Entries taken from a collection
^^^^^^^^^^^^^^^^

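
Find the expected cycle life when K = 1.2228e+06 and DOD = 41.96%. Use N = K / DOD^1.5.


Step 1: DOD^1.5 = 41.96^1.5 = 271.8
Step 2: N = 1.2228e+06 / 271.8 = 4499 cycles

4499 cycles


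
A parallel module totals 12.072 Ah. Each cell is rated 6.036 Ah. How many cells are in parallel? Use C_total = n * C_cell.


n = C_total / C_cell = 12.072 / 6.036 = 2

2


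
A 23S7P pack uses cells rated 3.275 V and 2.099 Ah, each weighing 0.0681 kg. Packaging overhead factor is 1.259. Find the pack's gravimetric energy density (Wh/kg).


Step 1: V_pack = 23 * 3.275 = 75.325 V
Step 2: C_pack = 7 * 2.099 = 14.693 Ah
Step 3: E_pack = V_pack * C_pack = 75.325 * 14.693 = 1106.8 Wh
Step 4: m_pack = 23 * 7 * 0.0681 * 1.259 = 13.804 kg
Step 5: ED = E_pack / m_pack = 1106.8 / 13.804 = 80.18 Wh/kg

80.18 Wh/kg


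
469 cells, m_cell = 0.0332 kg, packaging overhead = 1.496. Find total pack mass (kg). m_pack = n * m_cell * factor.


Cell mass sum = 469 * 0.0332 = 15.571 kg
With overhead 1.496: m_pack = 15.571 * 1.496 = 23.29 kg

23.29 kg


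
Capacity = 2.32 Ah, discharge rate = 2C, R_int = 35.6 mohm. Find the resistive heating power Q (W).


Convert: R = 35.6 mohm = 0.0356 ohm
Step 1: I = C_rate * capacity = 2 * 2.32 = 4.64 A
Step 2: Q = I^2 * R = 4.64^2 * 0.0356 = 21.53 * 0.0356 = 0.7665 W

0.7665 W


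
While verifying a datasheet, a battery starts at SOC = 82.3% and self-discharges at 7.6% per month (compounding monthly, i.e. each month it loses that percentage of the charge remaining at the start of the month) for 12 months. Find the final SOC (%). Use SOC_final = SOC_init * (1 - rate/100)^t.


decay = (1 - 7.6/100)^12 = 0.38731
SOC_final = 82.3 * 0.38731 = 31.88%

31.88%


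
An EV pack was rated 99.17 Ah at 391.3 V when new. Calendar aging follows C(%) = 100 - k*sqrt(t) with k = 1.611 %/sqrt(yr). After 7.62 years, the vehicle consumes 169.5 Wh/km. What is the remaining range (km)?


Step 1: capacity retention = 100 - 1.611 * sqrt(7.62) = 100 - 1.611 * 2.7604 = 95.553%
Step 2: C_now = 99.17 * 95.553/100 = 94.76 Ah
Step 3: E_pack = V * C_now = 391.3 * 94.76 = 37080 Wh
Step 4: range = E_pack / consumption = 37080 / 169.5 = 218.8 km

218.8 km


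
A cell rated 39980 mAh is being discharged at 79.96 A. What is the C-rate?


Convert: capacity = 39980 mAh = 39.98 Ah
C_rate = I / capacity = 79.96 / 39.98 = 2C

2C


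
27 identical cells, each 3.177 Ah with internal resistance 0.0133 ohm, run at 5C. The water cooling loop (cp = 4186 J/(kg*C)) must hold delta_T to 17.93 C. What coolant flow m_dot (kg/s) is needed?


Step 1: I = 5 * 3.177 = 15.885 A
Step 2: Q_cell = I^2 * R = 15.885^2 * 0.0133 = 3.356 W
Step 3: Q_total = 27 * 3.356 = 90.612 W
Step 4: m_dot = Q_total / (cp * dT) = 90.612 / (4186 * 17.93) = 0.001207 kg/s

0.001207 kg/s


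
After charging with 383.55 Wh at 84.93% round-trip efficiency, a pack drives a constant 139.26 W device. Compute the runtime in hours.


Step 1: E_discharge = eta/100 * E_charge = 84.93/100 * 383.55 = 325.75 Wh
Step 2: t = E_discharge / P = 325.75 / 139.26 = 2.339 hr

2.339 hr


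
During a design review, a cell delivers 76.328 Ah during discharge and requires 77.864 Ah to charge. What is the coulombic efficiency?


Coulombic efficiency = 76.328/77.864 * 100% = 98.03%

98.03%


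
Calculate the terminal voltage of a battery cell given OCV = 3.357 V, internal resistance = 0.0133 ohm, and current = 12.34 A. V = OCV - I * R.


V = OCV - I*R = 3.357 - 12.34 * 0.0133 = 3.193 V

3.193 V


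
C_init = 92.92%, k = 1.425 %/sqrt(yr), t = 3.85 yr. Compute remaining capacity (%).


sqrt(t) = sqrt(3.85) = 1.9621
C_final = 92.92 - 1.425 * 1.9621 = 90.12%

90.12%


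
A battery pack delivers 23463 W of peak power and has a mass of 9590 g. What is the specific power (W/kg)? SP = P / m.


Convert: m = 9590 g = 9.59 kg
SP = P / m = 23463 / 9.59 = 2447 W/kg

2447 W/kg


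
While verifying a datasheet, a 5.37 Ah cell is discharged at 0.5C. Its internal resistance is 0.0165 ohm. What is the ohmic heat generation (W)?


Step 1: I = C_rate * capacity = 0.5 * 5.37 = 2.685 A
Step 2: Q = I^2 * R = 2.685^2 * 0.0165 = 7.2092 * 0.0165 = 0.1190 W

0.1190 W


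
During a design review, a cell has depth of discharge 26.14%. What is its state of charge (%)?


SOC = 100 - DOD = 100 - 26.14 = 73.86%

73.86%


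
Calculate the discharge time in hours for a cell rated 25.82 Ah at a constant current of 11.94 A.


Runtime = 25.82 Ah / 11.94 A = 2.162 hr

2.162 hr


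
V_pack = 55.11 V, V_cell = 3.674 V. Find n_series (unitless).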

^^^^^^^^^^^^^^^^

EXERCISE.
Write every record above out again exactly as it stands.

SOLVED PROBLEM.
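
Find the expected cycle life when K = 1.2228e+06 and DOD = 41.96%. Use N = K / DOD^1.5.


Step 1: DOD^1.5 = 41.96^1.5 = 271.8
Step 2: N = 1.2228e+06 / 271.8 = 4499 cycles

4499 cycles


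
A parallel module totals 12.072 Ah. Each cell is rated 6.036 Ah. How many cells are in parallel? Use C_total = n * C_cell.


n = C_total / C_cell = 12.072 / 6.036 = 2

2


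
A 23S7P pack uses cells rated 3.275 V and 2.099 Ah, each weighing 0.0681 kg. Packaging overhead factor is 1.259. Find the pack's gravimetric energy density (Wh/kg).


Step 1: V_pack = 23 * 3.275 = 75.325 V
Step 2: C_pack = 7 * 2.099 = 14.693 Ah
Step 3: E_pack = V_pack * C_pack = 75.325 * 14.693 = 1106.8 Wh
Step 4: m_pack = 23 * 7 * 0.0681 * 1.259 = 13.804 kg
Step 5: ED = E_pack / m_pack = 1106.8 / 13.804 = 80.18 Wh/kg

80.18 Wh/kg


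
469 cells, m_cell = 0.0332 kg, packaging overhead = 1.496. Find total pack mass (kg). m_pack = n * m_cell * factor.


Cell mass sum = 469 * 0.0332 = 15.571 kg
With overhead 1.496: m_pack = 15.571 * 1.496 = 23.29 kg

23.29 kg


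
Capacity = 2.32 Ah, discharge rate = 2C, R_int = 35.6 mohm. Find the resistive heating power Q (W).


Convert: R = 35.6 mohm = 0.0356 ohm
Step 1: I = C_rate * capacity = 2 * 2.32 = 4.64 A
Step 2: Q = I^2 * R = 4.64^2 * 0.0356 = 21.53 * 0.0356 = 0.7665 W

0.7665 W


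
While verifying a datasheet, a battery starts at SOC = 82.3% and self-discharges at 7.6% per month (compounding monthly, i.e. each month it loses that percentage of the charge remaining at the start of the month) for 12 months. Find the final SOC (%). Use SOC_final = SOC_init * (1 - rate/100)^t.


decay = (1 - 7.6/100)^12 = 0.38731
SOC_final = 82.3 * 0.38731 = 31.88%

31.88%


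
An EV pack was rated 99.17 Ah at 391.3 V when new. Calendar aging follows C(%) = 100 - k*sqrt(t) with k = 1.611 %/sqrt(yr). After 7.62 years, the vehicle consumes 169.5 Wh/km. What is the remaining range (km)?


Step 1: capacity retention = 100 - 1.611 * sqrt(7.62) = 100 - 1.611 * 2.7604 = 95.553%
Step 2: C_now = 99.17 * 95.553/100 = 94.76 Ah
Step 3: E_pack = V * C_now = 391.3 * 94.76 = 37080 Wh
Step 4: range = E_pack / consumption = 37080 / 169.5 = 218.8 km

218.8 km


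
A cell rated 39980 mAh is being discharged at 79.96 A. What is the C-rate?


Convert: capacity = 39980 mAh = 39.98 Ah
C_rate = I / capacity = 79.96 / 39.98 = 2C

2C


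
27 identical cells, each 3.177 Ah with internal resistance 0.0133 ohm, run at 5C. The water cooling loop (cp = 4186 J/(kg*C)) must hold delta_T to 17.93 C. What coolant flow m_dot (kg/s) is needed?


Step 1: I = 5 * 3.177 = 15.885 A
Step 2: Q_cell = I^2 * R = 15.885^2 * 0.0133 = 3.356 W
Step 3: Q_total = 27 * 3.356 = 90.612 W
Step 4: m_dot = Q_total / (cp * dT) = 90.612 / (4186 * 17.93) = 0.001207 kg/s

0.001207 kg/s


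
After charging with 383.55 Wh at 84.93% round-trip efficiency, a pack drives a constant 139.26 W device. Compute the runtime in hours.


Step 1: E_discharge = eta/100 * E_charge = 84.93/100 * 383.55 = 325.75 Wh
Step 2: t = E_discharge / P = 325.75 / 139.26 = 2.339 hr

2.339 hr


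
During a design review, a cell delivers 76.328 Ah during discharge and requires 77.864 Ah to charge. What is the coulombic efficiency?


Coulombic efficiency = 76.328/77.864 * 100% = 98.03%

98.03%


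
Calculate the terminal voltage of a battery cell given OCV = 3.357 V, internal resistance = 0.0133 ohm, and current = 12.34 A. V = OCV - I * R.


V = OCV - I*R = 3.357 - 12.34 * 0.0133 = 3.193 V

3.193 V


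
C_init = 92.92%, k = 1.425 %/sqrt(yr), t = 3.85 yr. Compute remaining capacity (%).


sqrt(t) = sqrt(3.85) = 1.9621
C_final = 92.92 - 1.425 * 1.9621 = 90.12%

90.12%


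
A battery pack delivers 23463 W of peak power and has a mass of 9590 g. What is the specific power (W/kg)? SP = P / m.


Convert: m = 9590 g = 9.59 kg
SP = P / m = 23463 / 9.59 = 2447 W/kg

2447 W/kg


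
While verifying a datasheet, a 5.37 Ah cell is discharged at 0.5C. Its internal resistance is 0.0165 ohm. What is the ohmic heat generation (W)?


Step 1: I = C_rate * capacity = 0.5 * 5.37 = 2.685 A
Step 2: Q = I^2 * R = 2.685^2 * 0.0165 = 7.2092 * 0.0165 = 0.1190 W

0.1190 W


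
During a design review, a cell has depth of discharge 26.14%. What is its state of charge (%)?


SOC = 100 - DOD = 100 - 26.14 = 73.86%

73.86%


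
Calculate the discharge time in hours for a cell rated 25.82 Ah at a constant current of 11.94 A.


Runtime = 25.82 Ah / 11.94 A = 2.162 hr

2.162 hr


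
V_pack = 55.11 V, V_cell = 3.674 V. Find n_series (unitless).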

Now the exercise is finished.